| Problem statement |
Set down exactly the lines below between the line holding "At how many of the 5" and the line holding "An intuitionistic Kripke model has worlds 0, 1, 2, 3 (root", inclusive; no other line belongs in the answer.

(Collected data)

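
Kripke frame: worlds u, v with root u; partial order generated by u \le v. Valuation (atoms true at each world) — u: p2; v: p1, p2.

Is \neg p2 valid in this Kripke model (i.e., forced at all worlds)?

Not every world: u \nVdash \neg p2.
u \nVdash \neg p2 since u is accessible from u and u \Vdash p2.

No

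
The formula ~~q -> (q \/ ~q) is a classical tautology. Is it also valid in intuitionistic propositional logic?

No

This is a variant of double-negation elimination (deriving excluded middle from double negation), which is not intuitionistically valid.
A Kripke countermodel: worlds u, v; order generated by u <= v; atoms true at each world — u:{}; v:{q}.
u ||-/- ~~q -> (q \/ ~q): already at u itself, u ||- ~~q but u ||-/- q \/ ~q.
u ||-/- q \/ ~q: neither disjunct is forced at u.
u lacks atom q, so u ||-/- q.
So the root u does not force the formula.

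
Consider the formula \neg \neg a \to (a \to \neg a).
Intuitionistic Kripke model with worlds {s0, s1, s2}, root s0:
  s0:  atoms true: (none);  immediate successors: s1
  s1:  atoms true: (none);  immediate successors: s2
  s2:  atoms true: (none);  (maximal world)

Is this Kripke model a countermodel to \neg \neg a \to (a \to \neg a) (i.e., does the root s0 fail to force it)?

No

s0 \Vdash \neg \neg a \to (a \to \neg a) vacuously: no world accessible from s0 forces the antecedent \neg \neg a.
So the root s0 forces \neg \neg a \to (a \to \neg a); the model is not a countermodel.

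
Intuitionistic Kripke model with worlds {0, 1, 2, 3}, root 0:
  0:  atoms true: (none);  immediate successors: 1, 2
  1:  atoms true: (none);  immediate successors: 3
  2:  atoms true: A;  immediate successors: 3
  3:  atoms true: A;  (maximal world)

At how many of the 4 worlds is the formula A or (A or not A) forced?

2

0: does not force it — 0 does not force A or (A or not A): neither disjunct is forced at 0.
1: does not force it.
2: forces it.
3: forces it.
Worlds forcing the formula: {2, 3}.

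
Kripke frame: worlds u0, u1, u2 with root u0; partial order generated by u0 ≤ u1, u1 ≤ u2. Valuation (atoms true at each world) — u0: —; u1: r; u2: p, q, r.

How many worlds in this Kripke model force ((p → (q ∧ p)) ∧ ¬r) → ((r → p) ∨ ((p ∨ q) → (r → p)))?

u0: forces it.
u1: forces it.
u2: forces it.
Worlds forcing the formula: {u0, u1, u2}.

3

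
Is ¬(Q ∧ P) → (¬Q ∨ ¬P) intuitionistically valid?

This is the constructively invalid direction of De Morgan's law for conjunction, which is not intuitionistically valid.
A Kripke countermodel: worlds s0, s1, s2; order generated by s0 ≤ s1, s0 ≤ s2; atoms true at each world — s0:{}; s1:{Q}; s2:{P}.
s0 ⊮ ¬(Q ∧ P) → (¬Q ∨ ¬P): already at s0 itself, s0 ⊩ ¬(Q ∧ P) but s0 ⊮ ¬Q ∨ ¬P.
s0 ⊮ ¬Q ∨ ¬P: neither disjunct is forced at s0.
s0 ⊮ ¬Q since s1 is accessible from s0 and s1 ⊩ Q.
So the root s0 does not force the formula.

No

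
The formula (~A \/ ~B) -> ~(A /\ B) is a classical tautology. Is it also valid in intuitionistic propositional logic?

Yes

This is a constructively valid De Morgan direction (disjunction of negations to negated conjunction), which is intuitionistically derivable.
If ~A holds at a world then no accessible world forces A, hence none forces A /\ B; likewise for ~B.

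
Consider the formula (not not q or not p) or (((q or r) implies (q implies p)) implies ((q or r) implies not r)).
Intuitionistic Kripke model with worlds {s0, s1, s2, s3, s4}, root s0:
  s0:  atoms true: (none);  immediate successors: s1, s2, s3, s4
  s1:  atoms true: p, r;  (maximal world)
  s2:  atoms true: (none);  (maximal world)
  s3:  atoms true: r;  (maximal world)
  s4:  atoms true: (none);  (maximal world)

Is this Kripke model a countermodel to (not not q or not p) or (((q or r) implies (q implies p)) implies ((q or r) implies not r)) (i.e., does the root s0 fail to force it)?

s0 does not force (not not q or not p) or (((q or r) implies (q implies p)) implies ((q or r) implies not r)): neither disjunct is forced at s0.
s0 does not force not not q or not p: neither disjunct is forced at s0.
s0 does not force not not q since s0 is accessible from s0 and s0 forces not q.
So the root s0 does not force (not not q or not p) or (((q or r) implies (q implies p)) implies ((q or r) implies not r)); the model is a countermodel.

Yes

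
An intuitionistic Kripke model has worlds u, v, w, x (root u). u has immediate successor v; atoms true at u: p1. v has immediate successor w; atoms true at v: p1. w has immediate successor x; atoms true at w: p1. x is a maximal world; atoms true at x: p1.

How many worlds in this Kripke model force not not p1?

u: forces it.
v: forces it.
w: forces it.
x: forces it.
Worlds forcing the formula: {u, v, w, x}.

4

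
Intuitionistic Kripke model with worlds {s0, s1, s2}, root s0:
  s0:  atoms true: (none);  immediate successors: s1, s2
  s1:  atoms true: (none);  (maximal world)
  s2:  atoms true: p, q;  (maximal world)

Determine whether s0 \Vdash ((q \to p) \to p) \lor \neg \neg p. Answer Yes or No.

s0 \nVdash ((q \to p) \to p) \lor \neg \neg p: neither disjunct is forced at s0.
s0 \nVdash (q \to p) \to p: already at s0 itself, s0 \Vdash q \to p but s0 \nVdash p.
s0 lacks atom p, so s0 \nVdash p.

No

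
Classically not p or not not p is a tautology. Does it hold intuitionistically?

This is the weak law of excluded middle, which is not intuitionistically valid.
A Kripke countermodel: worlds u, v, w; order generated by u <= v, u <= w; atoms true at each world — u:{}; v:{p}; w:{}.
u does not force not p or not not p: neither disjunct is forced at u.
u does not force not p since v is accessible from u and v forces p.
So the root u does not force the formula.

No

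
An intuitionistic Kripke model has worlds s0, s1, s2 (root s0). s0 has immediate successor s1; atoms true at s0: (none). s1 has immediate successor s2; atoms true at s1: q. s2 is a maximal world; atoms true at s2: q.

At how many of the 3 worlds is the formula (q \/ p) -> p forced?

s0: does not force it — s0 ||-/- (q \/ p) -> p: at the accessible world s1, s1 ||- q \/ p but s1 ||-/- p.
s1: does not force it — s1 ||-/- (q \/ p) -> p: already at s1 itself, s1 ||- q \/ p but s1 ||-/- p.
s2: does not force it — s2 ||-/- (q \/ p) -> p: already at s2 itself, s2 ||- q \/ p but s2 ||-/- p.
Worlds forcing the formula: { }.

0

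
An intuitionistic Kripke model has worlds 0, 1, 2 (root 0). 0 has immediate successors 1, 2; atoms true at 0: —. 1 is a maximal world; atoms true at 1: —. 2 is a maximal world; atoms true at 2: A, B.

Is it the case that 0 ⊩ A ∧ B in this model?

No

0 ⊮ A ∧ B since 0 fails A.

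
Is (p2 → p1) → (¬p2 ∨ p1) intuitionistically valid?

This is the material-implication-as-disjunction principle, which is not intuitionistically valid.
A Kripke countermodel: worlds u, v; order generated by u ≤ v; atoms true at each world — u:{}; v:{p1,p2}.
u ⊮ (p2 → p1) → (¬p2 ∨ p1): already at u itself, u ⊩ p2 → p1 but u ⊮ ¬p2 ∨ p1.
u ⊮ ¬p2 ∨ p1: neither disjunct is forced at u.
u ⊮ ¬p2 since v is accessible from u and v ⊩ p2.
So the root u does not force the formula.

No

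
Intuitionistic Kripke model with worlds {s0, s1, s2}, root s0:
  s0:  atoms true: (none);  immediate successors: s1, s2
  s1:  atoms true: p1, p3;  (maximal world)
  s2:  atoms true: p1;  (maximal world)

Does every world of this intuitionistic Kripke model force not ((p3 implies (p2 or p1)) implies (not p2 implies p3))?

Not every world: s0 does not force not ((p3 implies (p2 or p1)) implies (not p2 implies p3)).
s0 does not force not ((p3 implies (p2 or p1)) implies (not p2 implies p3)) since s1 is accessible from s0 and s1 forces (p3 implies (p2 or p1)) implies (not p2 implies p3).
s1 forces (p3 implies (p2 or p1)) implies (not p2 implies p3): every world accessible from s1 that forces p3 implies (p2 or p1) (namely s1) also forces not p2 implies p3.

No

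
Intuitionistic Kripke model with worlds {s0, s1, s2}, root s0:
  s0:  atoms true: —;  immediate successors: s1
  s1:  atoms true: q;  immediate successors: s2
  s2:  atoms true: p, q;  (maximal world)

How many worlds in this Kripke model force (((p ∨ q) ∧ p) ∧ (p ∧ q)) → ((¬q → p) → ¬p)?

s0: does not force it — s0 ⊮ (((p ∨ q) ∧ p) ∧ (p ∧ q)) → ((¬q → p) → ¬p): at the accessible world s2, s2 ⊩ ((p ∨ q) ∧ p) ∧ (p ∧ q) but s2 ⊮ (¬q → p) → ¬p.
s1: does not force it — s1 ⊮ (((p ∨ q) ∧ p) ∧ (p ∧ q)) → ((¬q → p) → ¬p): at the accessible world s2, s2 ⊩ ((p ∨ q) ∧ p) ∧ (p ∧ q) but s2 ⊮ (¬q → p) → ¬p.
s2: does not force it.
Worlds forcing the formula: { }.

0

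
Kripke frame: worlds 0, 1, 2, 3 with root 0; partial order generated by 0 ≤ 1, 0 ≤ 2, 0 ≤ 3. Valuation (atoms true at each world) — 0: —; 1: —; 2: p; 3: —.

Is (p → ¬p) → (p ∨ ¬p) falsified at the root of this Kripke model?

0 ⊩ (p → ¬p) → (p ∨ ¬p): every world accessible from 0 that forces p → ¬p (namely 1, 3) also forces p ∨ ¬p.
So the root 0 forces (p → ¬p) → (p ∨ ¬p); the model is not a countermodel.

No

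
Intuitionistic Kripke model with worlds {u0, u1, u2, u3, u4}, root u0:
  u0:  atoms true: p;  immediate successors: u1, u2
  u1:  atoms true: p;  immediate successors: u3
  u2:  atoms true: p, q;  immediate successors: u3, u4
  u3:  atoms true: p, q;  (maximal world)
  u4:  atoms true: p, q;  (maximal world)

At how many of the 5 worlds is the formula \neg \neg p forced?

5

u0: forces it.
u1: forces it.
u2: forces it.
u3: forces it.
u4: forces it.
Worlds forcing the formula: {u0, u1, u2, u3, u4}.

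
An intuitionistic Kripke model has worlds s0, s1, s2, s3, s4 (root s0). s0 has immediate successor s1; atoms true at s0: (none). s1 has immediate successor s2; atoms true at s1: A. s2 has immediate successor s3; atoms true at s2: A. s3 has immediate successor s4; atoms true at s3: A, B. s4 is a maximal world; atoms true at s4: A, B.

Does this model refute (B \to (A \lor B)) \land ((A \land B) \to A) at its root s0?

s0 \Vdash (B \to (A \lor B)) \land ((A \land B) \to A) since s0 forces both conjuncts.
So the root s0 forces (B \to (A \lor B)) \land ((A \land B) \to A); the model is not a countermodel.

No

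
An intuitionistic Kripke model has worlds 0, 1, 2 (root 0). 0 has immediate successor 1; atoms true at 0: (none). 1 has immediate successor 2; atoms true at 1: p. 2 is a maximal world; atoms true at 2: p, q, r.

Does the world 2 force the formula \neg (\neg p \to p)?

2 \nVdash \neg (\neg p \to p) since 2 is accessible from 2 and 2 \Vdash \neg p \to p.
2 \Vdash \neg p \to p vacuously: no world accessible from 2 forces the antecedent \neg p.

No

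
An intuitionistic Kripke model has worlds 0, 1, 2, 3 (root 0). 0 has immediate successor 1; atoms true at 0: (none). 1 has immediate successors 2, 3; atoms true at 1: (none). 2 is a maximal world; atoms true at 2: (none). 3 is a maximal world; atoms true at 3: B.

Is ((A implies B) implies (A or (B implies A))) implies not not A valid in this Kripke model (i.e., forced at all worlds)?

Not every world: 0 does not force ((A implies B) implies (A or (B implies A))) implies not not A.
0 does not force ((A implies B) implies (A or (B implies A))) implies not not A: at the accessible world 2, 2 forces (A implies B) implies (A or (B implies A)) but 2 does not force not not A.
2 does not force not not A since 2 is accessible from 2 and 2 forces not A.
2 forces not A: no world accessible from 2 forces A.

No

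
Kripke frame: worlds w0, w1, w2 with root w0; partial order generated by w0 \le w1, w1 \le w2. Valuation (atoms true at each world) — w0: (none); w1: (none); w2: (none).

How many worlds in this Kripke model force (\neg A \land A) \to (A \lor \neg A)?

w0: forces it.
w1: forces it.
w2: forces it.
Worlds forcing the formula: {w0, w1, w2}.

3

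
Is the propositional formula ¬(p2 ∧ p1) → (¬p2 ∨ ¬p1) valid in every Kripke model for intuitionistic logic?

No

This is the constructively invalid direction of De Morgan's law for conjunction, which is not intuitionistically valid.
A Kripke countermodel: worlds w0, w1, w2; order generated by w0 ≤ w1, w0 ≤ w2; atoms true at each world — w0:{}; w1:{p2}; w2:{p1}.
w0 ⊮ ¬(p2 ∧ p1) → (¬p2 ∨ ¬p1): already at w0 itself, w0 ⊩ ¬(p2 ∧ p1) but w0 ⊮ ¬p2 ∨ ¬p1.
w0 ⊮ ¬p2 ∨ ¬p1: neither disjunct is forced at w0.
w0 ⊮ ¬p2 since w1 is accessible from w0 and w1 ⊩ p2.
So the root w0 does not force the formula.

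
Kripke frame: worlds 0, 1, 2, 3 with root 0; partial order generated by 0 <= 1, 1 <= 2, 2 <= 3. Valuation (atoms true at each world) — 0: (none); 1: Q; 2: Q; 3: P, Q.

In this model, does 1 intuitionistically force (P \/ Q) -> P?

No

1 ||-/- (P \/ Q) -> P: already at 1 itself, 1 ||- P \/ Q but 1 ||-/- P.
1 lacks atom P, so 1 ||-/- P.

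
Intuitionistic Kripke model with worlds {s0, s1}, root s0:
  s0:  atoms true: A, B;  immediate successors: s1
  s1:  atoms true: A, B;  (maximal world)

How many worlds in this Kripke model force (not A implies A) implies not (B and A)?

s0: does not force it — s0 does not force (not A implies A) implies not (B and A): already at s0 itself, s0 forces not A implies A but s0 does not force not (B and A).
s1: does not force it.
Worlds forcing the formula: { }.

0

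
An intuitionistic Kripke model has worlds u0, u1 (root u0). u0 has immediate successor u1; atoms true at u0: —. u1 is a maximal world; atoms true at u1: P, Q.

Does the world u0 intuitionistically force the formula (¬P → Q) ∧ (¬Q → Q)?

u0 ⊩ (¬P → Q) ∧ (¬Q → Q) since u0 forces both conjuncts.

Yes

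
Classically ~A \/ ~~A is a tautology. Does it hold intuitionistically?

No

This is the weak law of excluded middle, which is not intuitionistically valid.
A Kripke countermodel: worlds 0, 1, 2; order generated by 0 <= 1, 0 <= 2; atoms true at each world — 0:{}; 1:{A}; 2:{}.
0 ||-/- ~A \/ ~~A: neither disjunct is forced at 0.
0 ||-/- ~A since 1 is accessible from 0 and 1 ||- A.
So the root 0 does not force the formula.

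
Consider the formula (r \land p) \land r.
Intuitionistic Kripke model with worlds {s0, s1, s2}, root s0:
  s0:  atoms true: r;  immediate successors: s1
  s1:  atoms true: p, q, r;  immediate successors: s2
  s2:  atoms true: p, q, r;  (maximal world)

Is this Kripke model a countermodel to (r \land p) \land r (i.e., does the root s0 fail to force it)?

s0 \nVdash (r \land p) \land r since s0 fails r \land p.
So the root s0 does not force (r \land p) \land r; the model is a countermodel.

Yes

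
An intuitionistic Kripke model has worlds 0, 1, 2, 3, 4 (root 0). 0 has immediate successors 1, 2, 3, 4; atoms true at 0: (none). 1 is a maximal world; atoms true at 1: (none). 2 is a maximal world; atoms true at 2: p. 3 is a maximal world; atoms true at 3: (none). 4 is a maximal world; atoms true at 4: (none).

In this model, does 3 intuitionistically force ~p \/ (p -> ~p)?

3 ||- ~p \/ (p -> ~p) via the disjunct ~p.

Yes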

| Result of the exercise |
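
At how many of the 5 worlds is the formula \neg \neg p forced?

5

u0: forces it.
u1: forces it.
u2: forces it.
u3: forces it.
u4: forces it.
Worlds forcing the formula: {u0, u1, u2, u3, u4}.

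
An intuitionistic Kripke model has worlds s0, s1, s2, s3, s4 (root s0). s0 has immediate successor s1; atoms true at s0: (none). s1 has immediate successor s2; atoms true at s1: A. s2 has immediate successor s3; atoms true at s2: A. s3 has immediate successor s4; atoms true at s3: A, B. s4 is a maximal world; atoms true at s4: A, B.

Does this model refute (B \to (A \lor B)) \land ((A \land B) \to A) at its root s0?

s0 \Vdash (B \to (A \lor B)) \land ((A \land B) \to A) since s0 forces both conjuncts.
So the root s0 forces (B \to (A \lor B)) \land ((A \land B) \to A); the model is not a countermodel.

No

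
An intuitionistic Kripke model has worlds 0, 1, 2 (root 0). 0 has immediate successor 1; atoms true at 0: (none). 1 has immediate successor 2; atoms true at 1: p. 2 is a maximal world; atoms true at 2: p, q, r.

Does the world 2 force the formula \neg (\neg p \to p)?

2 \nVdash \neg (\neg p \to p) since 2 is accessible from 2 and 2 \Vdash \neg p \to p.
2 \Vdash \neg p \to p vacuously: no world accessible from 2 forces the antecedent \neg p.

No

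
An intuitionistic Kripke model has worlds 0, 1, 2, 3 (root 0). 0 has immediate successor 1; atoms true at 0: (none). 1 has immediate successors 2, 3; atoms true at 1: (none). 2 is a maximal world; atoms true at 2: (none). 3 is a maximal world; atoms true at 3: B.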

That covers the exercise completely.